» PROMPT: Which lines belong in the answer? Exactly those from the line containing "Find the Euclidean" through the last line of the records below, repeated as written.

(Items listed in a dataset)
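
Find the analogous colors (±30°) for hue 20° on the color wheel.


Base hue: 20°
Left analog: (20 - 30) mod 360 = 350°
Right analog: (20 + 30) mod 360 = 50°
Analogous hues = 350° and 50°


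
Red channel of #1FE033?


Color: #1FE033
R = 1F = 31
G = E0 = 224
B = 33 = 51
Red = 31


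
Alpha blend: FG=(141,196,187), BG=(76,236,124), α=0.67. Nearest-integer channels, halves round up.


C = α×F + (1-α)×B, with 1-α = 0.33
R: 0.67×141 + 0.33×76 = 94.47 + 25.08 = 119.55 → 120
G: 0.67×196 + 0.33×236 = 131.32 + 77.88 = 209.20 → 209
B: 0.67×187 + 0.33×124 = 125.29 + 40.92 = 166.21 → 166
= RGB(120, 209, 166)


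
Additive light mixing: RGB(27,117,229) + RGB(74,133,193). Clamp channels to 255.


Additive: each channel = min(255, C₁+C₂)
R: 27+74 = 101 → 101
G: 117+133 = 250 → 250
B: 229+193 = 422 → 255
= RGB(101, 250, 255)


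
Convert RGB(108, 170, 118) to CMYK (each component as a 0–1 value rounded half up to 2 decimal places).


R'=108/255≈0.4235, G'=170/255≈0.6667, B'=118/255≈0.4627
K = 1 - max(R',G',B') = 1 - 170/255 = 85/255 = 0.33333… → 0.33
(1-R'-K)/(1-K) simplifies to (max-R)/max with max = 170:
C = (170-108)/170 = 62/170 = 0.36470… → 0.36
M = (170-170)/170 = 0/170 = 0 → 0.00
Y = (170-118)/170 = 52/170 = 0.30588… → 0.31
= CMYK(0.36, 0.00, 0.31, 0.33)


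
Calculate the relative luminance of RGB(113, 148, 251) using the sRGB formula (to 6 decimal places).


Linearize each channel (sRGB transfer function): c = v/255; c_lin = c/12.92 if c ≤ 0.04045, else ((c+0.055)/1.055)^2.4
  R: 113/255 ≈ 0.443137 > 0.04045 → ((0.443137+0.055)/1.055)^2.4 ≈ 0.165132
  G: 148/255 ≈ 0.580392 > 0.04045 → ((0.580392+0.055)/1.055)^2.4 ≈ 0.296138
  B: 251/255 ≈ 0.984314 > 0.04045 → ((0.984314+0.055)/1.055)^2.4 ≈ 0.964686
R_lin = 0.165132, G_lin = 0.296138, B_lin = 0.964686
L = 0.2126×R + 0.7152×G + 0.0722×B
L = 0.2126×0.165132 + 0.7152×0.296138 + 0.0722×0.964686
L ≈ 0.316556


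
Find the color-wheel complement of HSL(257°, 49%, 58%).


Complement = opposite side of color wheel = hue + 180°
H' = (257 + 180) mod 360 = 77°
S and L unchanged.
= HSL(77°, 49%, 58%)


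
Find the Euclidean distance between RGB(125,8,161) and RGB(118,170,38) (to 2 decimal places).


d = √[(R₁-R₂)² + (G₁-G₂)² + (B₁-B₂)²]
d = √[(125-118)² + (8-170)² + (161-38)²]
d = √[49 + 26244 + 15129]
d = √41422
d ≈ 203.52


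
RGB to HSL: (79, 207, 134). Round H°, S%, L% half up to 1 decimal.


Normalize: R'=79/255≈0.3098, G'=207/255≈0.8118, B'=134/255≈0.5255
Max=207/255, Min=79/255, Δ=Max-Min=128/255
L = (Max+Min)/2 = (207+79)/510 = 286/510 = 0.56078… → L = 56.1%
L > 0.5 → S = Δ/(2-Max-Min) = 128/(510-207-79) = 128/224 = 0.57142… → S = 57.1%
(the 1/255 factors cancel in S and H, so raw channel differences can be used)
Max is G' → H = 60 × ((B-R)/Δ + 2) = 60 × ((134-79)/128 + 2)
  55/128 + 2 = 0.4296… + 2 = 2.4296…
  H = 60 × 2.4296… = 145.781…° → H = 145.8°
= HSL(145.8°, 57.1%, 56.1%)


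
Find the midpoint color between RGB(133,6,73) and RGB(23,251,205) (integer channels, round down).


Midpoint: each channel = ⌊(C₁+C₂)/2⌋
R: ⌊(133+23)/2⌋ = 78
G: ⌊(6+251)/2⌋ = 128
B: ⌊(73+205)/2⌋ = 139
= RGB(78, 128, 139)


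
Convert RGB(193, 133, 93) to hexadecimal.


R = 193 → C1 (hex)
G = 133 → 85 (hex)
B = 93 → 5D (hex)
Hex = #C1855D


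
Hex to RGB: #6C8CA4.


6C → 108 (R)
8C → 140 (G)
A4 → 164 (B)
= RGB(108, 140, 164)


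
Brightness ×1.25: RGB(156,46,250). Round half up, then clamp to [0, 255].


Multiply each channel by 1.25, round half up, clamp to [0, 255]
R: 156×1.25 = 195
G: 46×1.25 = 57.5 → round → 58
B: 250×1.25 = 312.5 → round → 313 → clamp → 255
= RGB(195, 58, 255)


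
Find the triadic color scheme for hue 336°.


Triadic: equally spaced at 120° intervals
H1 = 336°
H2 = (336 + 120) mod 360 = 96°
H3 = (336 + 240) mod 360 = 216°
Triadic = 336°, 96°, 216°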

» SOLUTION FOR THIS EXERCISE:
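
Find the Euclidean distance between RGB(125,8,161) and RGB(118,170,38) (to 2 decimal places).


d = √[(R₁-R₂)² + (G₁-G₂)² + (B₁-B₂)²]
d = √[(125-118)² + (8-170)² + (161-38)²]
d = √[49 + 26244 + 15129]
d = √41422
d ≈ 203.52


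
RGB to HSL: (79, 207, 134). Round H°, S%, L% half up to 1 decimal.


Normalize: R'=79/255≈0.3098, G'=207/255≈0.8118, B'=134/255≈0.5255
Max=207/255, Min=79/255, Δ=Max-Min=128/255
L = (Max+Min)/2 = (207+79)/510 = 286/510 = 0.56078… → L = 56.1%
L > 0.5 → S = Δ/(2-Max-Min) = 128/(510-207-79) = 128/224 = 0.57142… → S = 57.1%
(the 1/255 factors cancel in S and H, so raw channel differences can be used)
Max is G' → H = 60 × ((B-R)/Δ + 2) = 60 × ((134-79)/128 + 2)
  55/128 + 2 = 0.4296… + 2 = 2.4296…
  H = 60 × 2.4296… = 145.781…° → H = 145.8°
= HSL(145.8°, 57.1%, 56.1%)


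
Find the midpoint color between RGB(133,6,73) and RGB(23,251,205) (integer channels, round down).


Midpoint: each channel = ⌊(C₁+C₂)/2⌋
R: ⌊(133+23)/2⌋ = 78
G: ⌊(6+251)/2⌋ = 128
B: ⌊(73+205)/2⌋ = 139
= RGB(78, 128, 139)


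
Convert RGB(193, 133, 93) to hexadecimal.


R = 193 → C1 (hex)
G = 133 → 85 (hex)
B = 93 → 5D (hex)
Hex = #C1855D


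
Hex to RGB: #6C8CA4.


6C → 108 (R)
8C → 140 (G)
A4 → 164 (B)
= RGB(108, 140, 164)


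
Brightness ×1.25: RGB(156,46,250). Round half up, then clamp to [0, 255].


Multiply each channel by 1.25, round half up, clamp to [0, 255]
R: 156×1.25 = 195
G: 46×1.25 = 57.5 → round → 58
B: 250×1.25 = 312.5 → round → 313 → clamp → 255
= RGB(195, 58, 255)


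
Find the triadic color scheme for hue 336°.


Triadic: equally spaced at 120° intervals
H1 = 336°
H2 = (336 + 120) mod 360 = 96°
H3 = (336 + 240) mod 360 = 216°
Triadic = 336°, 96°, 216°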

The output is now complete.